### MATERIAL FOR THE TASK:
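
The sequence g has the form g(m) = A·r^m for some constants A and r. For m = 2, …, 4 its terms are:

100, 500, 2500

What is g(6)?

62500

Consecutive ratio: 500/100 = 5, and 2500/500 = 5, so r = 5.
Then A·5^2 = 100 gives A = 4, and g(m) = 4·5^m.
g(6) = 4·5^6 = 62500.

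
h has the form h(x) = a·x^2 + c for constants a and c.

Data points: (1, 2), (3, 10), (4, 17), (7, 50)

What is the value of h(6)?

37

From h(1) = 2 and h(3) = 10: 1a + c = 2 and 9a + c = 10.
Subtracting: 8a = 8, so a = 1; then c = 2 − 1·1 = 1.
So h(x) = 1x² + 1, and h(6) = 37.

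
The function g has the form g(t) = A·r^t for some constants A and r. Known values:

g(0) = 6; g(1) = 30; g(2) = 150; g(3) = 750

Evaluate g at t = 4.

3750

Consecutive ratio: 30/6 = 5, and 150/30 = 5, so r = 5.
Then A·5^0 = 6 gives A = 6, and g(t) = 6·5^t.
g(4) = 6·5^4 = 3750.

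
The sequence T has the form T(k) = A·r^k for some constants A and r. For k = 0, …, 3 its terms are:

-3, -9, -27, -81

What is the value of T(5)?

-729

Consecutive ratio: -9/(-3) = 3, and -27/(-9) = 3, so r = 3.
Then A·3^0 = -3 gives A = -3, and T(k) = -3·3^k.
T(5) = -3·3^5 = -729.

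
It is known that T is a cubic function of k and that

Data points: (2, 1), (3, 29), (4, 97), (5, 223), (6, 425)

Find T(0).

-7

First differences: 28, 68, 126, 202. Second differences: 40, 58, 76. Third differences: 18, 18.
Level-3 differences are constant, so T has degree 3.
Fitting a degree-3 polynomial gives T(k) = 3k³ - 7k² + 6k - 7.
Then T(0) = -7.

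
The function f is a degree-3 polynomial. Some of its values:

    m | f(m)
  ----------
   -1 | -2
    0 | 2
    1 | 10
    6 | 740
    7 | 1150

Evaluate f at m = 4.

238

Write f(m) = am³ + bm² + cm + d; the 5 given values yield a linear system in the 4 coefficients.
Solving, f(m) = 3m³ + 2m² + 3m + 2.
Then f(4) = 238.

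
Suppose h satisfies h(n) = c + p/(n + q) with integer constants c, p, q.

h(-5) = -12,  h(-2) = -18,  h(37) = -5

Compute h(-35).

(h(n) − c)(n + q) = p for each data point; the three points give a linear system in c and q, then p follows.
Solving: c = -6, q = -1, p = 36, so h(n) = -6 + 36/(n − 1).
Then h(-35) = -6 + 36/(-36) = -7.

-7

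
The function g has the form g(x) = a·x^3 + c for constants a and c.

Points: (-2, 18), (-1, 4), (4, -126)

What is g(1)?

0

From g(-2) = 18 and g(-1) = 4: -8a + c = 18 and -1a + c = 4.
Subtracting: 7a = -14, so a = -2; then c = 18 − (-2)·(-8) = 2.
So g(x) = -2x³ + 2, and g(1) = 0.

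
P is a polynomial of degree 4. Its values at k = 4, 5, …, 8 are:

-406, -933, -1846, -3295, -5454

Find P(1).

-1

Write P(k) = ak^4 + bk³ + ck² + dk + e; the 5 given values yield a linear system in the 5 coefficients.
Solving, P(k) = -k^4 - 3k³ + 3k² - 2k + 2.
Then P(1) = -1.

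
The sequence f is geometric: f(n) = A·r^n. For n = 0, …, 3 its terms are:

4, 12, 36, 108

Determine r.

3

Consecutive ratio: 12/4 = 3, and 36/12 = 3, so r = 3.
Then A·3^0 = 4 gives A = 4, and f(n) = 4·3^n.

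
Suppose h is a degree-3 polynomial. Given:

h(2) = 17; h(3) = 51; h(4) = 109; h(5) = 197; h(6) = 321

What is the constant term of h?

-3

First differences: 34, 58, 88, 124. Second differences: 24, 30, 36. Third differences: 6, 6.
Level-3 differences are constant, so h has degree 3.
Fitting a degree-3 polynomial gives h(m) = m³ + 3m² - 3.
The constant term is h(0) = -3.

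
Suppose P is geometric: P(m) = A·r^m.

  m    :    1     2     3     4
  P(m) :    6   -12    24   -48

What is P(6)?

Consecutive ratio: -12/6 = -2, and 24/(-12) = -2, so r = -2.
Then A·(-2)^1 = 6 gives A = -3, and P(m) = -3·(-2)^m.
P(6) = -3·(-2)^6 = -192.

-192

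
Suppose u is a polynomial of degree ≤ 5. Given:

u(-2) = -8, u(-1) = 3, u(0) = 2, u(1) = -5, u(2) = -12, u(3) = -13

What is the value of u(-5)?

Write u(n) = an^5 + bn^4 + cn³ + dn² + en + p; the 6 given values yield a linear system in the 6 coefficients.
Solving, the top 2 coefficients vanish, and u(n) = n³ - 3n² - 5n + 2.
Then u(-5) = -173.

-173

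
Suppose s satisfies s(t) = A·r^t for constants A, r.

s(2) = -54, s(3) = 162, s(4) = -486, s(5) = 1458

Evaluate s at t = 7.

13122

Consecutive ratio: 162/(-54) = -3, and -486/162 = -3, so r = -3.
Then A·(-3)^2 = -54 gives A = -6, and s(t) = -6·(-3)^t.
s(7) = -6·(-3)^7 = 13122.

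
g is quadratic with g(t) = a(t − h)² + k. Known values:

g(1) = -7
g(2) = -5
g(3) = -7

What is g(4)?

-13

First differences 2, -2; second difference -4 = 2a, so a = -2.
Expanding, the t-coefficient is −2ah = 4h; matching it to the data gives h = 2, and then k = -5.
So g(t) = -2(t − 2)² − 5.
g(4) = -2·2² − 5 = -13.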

### WORK ORDER:
After reading through the material, report every line that holds "Suppose".

### ANSWER AREA:
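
Suppose h satisfies h(n) = c + p/(n + q) with integer constants c, p, q.
Suppose h is a degree-3 polynomial. Given:
Suppose P is geometric: P(m) = A·r^m.
Suppose u is a polynomial of degree ≤ 5. Given:
Suppose s satisfies s(t) = A·r^t for constants A, r.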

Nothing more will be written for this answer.